→ Your instructions:
Instruction for the data below: set down exactly the lines from the line with "A mobile robot's" to the line with "step 3: v=-0.75, ω=-0.25, dt=1.0", inclusive, and no others.

━━━ Source information ━━━

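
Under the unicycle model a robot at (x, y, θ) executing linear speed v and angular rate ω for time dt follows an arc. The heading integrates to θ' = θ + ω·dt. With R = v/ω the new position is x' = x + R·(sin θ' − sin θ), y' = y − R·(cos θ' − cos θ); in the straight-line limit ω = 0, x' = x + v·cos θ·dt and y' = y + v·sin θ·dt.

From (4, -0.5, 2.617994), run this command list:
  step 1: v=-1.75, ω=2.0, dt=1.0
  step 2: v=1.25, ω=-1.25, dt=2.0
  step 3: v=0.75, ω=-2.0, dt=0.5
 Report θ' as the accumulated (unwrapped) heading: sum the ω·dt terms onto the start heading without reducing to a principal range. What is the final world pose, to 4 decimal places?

step 1: θ'=4.6180 (R=-0.8750) → pose (5.3086, 0.1753, 4.6180)
step 2: θ'=2.1180 (R=-1.0000) → pose (3.4591, -0.2507, 2.1180)
step 3: θ'=1.1180 (R=-0.3750) → pose (3.4421, 0.1084, 1.1180)

(3.4421, 0.1084, 1.1180)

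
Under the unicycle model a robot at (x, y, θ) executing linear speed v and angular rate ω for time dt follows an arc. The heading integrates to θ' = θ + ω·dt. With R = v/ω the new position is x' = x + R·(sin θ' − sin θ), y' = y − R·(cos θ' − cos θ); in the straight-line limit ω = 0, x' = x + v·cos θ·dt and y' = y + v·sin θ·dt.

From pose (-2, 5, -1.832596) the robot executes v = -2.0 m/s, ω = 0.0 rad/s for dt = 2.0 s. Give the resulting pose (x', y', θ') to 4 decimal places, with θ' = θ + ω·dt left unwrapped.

(-0.9647, 8.8637, -1.8326)

θ' = -1.8326 + 0.0·2.0 = -1.8326
ω = 0 → straight: x' = -2 + -2.0·cos(-1.8326)·2.0 = -0.9647
y' = 5 + -2.0·sin(-1.8326)·2.0 = 8.8637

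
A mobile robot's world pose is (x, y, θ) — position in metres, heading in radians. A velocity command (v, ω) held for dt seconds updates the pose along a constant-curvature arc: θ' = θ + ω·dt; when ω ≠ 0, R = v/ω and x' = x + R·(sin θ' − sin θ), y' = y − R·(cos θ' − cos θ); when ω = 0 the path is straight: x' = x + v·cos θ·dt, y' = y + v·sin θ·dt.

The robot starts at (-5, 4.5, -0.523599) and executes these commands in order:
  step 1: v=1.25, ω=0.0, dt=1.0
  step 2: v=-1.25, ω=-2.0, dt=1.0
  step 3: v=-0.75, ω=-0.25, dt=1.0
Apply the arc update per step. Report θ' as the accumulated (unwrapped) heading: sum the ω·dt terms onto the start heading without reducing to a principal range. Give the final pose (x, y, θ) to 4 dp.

step 1: θ'=-0.5236 (straight) → pose (-3.9175, 3.8750, -0.5236)
step 2: θ'=-2.5236 (R=0.6250) → pose (-3.9671, 4.9257, -2.5236)
step 3: θ'=-2.7736 (R=3.0000) → pose (-3.3081, 5.2797, -2.7736)

(-3.3081, 5.2797, -2.7736)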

━━━

→ Your response:
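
A mobile robot's world pose is (x, y, θ) — position in metres, heading in radians. A velocity command (v, ω) held for dt seconds updates the pose along a constant-curvature arc: θ' = θ + ω·dt; when ω ≠ 0, R = v/ω and x' = x + R·(sin θ' − sin θ), y' = y − R·(cos θ' − cos θ); when ω = 0 the path is straight: x' = x + v·cos θ·dt, y' = y + v·sin θ·dt.

The robot starts at (-5, 4.5, -0.523599) and executes these commands in order:
  step 1: v=1.25, ω=0.0, dt=1.0
  step 2: v=-1.25, ω=-2.0, dt=1.0
  step 3: v=-0.75, ω=-0.25, dt=1.0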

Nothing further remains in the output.